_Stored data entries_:
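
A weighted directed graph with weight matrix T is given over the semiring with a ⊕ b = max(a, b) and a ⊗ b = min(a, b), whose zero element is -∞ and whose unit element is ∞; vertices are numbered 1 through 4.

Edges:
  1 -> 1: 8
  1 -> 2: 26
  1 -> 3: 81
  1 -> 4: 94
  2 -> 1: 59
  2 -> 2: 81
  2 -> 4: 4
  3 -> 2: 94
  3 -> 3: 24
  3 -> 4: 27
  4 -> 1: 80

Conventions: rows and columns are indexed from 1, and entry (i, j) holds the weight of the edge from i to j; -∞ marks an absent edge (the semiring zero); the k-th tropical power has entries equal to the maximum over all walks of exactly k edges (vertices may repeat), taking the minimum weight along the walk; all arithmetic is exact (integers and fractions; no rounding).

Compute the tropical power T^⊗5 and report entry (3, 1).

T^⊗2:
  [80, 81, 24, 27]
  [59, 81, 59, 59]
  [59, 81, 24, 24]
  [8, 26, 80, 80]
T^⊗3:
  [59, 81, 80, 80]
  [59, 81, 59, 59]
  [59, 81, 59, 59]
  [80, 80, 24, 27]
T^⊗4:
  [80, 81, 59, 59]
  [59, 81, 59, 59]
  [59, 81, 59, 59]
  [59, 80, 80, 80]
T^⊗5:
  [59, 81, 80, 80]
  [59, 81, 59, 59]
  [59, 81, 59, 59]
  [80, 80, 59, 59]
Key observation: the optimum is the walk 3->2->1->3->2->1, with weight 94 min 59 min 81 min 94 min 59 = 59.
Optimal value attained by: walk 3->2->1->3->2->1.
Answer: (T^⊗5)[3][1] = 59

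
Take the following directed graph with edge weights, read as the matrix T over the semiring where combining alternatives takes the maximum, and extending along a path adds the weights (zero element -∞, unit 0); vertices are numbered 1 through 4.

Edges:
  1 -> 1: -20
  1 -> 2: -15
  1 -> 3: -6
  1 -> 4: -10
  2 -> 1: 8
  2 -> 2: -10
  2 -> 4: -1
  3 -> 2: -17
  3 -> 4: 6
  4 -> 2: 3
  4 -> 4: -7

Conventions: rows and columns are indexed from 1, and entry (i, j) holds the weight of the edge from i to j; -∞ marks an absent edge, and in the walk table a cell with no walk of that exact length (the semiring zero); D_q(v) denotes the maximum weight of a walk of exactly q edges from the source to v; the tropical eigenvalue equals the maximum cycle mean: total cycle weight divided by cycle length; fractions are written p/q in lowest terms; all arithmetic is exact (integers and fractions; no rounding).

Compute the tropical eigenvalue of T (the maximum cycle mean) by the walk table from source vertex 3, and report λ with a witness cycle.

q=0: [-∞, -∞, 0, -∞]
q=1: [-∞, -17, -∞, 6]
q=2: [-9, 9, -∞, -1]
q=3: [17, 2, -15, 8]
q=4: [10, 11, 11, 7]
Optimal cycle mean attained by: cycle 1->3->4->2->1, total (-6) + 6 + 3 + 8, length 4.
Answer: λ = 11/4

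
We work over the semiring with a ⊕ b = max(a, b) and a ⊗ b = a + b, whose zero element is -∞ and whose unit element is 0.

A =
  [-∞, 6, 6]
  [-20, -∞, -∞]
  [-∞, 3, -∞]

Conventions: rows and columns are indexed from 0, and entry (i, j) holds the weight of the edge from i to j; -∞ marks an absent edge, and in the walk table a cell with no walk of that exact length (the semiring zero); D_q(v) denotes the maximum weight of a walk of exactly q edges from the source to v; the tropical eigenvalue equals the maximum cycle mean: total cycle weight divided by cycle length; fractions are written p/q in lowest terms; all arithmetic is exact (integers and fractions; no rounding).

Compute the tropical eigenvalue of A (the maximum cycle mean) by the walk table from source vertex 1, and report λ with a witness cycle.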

---

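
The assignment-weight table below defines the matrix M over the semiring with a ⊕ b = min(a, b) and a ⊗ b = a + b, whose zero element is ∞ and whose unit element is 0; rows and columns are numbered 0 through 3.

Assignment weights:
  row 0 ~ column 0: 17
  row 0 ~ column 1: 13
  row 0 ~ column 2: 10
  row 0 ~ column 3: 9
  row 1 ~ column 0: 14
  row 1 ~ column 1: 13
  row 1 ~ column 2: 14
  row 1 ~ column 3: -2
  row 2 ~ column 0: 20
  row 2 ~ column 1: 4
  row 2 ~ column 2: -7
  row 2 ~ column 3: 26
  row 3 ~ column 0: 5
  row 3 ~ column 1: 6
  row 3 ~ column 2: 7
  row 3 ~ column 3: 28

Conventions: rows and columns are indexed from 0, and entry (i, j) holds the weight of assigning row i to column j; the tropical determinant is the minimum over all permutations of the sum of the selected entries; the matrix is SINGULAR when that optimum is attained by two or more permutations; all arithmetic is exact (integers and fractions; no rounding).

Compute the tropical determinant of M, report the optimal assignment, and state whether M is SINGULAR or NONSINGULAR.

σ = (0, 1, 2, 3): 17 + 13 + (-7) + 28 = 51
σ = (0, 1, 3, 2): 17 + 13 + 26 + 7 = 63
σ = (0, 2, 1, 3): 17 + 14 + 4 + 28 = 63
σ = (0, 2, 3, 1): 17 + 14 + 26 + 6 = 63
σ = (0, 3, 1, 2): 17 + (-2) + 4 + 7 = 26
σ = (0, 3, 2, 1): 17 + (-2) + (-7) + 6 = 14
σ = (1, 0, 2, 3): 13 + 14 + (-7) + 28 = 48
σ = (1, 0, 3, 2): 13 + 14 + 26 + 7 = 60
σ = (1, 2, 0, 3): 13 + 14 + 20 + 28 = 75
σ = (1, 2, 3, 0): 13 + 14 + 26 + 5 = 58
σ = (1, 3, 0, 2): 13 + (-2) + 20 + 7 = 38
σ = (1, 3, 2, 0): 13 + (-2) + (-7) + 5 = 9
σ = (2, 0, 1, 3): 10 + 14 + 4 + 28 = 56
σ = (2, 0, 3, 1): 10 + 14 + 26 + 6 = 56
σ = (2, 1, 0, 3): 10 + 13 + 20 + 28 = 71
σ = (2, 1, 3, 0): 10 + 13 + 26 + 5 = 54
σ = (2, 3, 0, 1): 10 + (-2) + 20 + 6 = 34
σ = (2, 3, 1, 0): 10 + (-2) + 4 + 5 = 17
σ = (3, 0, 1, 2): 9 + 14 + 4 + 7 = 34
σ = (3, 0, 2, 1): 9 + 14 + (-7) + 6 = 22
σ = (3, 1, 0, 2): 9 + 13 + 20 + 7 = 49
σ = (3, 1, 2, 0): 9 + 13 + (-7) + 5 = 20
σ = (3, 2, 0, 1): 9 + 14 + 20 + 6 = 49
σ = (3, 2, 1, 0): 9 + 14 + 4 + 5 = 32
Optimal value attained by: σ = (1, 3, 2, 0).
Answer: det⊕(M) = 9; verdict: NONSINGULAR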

_WHAT THIS TASK INVOLVES_: Set down, from the entries above, exactly the lines from the one with "row 1 ~ column 0: 14" up to and including the one with "row 3 ~ column 3: 28", and no other lines.

_SOLUTION TO THIS EXERCISE_:
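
  row 1 ~ column 0: 14
  row 1 ~ column 1: 13
  row 1 ~ column 2: 14
  row 1 ~ column 3: -2
  row 2 ~ column 0: 20
  row 2 ~ column 1: 4
  row 2 ~ column 2: -7
  row 2 ~ column 3: 26
  row 3 ~ column 0: 5
  row 3 ~ column 1: 6
  row 3 ~ column 2: 7
  row 3 ~ column 3: 28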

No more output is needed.